#### What you will do
Print out the records in full, keeping each word unchanged.

#### Recorded data
━━━━━━━━━━
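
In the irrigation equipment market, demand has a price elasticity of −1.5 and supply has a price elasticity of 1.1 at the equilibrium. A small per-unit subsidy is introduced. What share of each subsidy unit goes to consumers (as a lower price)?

For a small subsidy around the equilibrium, the benefit split depends on the relative slopes, which at a point are proportional to the elasticities.
Buyer share = εs/(εs + |εd|) = 1.1/(1.1 + 1.5) = 11/26; seller share = |εd|/(εs + |εd|) = 15/26.

Consumer share = 11/26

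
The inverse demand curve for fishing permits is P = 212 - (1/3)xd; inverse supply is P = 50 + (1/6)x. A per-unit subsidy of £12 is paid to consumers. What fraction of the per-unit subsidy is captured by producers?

Pre-subsidy: 212 - (1/3)x = 50 + (1/6)x gives x* = 324 and P* = 104.
With the rebate, buyers effectively pay Pb = Ps − 12, where Ps is the price sellers receive.
On the curves, Pb = 212 - (1/3)x and Ps = 50 + (1/6)x; the wedge Ps − Pb = 12 gives 50 + (1/6)x − (212 - (1/3)x) = 12, so x' = 348.
Then Pb = 212 − (1/3)·348 = 96 and Ps = 50 + (1/6)·348 = 108.
Buyers' price falls by P* − Pb = 104 − 96 = 8; sellers' price rises by Ps − P* = 108 − 104 = 4.
So producers capture 4/12 = 1/3 of each unit of subsidy.

Producer share = 1/3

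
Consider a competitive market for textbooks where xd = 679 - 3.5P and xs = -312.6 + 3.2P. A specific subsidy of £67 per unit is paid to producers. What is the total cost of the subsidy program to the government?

Government cost = £18291

Pre-subsidy: 679 - 3.5P = -312.6 + 3.2P gives P* = 148, x* = 161.
With the subsidy, sellers receive Ps = Pb + 67 for each unit, where Pb is the price buyers pay.
Supply in terms of Pb becomes xs = -312.6 + 3.2(Pb + 67) = -98.2 + 3.2Pb. Setting this equal to demand: 679 - 3.5Pb = -98.2 + 3.2Pb, so Pb = 116.
Sellers receive Ps = 116 + 67 = 183; x' = 679 − 3.5·116 = 273.
Government outlay = subsidy × quantity = 67 × 273 = 18291.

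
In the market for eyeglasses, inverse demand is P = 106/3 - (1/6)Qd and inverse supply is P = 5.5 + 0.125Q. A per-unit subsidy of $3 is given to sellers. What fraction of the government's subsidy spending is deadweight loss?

DWL / government spending = 9/197

Pre-subsidy: 106/3 - (1/6)Q = 5.5 + 0.125Q gives Q* = 716/7 and P* = 128/7.
With the subsidy, sellers receive Ps = Pb + 3 for each unit, where Pb is the price buyers pay.
On the curves, Pb = 106/3 - (1/6)Q and Ps = 5.5 + 0.125Q; the wedge Ps − Pb = 3 gives 5.5 + 0.125Q − (106/3 - (1/6)Q) = 3, so Q' = 788/7.
Then Pb = 106/3 − (1/6)·(788/7) = 116/7 and Ps = 5.5 + 0.125·(788/7) = 137/7.
ΔCS = ½(716/7 + 788/7)(128/7 − 116/7) = 9024/49; ΔPS = ½(716/7 + 788/7)(137/7 − 128/7) = 6768/49.
Government spending = 3 × 788/7 = 2364/7.
DWL = ½ × 3 × (788/7 − 716/7) = 108/7; fraction = (108/7) / (2364/7) = 9/197.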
━━━━━━━━━━
#### Answer to this task
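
In the irrigation equipment market, demand has a price elasticity of −1.5 and supply has a price elasticity of 1.1 at the equilibrium. A small per-unit subsidy is introduced. What share of each subsidy unit goes to consumers (as a lower price)?

For a small subsidy around the equilibrium, the benefit split depends on the relative slopes, which at a point are proportional to the elasticities.
Buyer share = εs/(εs + |εd|) = 1.1/(1.1 + 1.5) = 11/26; seller share = |εd|/(εs + |εd|) = 15/26.

Consumer share = 11/26

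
The inverse demand curve for fishing permits is P = 212 - (1/3)xd; inverse supply is P = 50 + (1/6)x. A per-unit subsidy of £12 is paid to consumers. What fraction of the per-unit subsidy is captured by producers?

Pre-subsidy: 212 - (1/3)x = 50 + (1/6)x gives x* = 324 and P* = 104.
With the rebate, buyers effectively pay Pb = Ps − 12, where Ps is the price sellers receive.
On the curves, Pb = 212 - (1/3)x and Ps = 50 + (1/6)x; the wedge Ps − Pb = 12 gives 50 + (1/6)x − (212 - (1/3)x) = 12, so x' = 348.
Then Pb = 212 − (1/3)·348 = 96 and Ps = 50 + (1/6)·348 = 108.
Buyers' price falls by P* − Pb = 104 − 96 = 8; sellers' price rises by Ps − P* = 108 − 104 = 4.
So producers capture 4/12 = 1/3 of each unit of subsidy.

Producer share = 1/3

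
Consider a competitive market for textbooks where xd = 679 - 3.5P and xs = -312.6 + 3.2P. A specific subsidy of £67 per unit is paid to producers. What is the total cost of the subsidy program to the government?

Government cost = £18291

Pre-subsidy: 679 - 3.5P = -312.6 + 3.2P gives P* = 148, x* = 161.
With the subsidy, sellers receive Ps = Pb + 67 for each unit, where Pb is the price buyers pay.
Supply in terms of Pb becomes xs = -312.6 + 3.2(Pb + 67) = -98.2 + 3.2Pb. Setting this equal to demand: 679 - 3.5Pb = -98.2 + 3.2Pb, so Pb = 116.
Sellers receive Ps = 116 + 67 = 183; x' = 679 − 3.5·116 = 273.
Government outlay = subsidy × quantity = 67 × 273 = 18291.

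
In the market for eyeglasses, inverse demand is P = 106/3 - (1/6)Qd and inverse supply is P = 5.5 + 0.125Q. A per-unit subsidy of $3 is given to sellers. What fraction of the government's subsidy spending is deadweight loss?

DWL / government spending = 9/197

Pre-subsidy: 106/3 - (1/6)Q = 5.5 + 0.125Q gives Q* = 716/7 and P* = 128/7.
With the subsidy, sellers receive Ps = Pb + 3 for each unit, where Pb is the price buyers pay.
On the curves, Pb = 106/3 - (1/6)Q and Ps = 5.5 + 0.125Q; the wedge Ps − Pb = 3 gives 5.5 + 0.125Q − (106/3 - (1/6)Q) = 3, so Q' = 788/7.
Then Pb = 106/3 − (1/6)·(788/7) = 116/7 and Ps = 5.5 + 0.125·(788/7) = 137/7.
ΔCS = ½(716/7 + 788/7)(128/7 − 116/7) = 9024/49; ΔPS = ½(716/7 + 788/7)(137/7 − 128/7) = 6768/49.
Government spending = 3 × 788/7 = 2364/7.
DWL = ½ × 3 × (788/7 − 716/7) = 108/7; fraction = (108/7) / (2364/7) = 9/197.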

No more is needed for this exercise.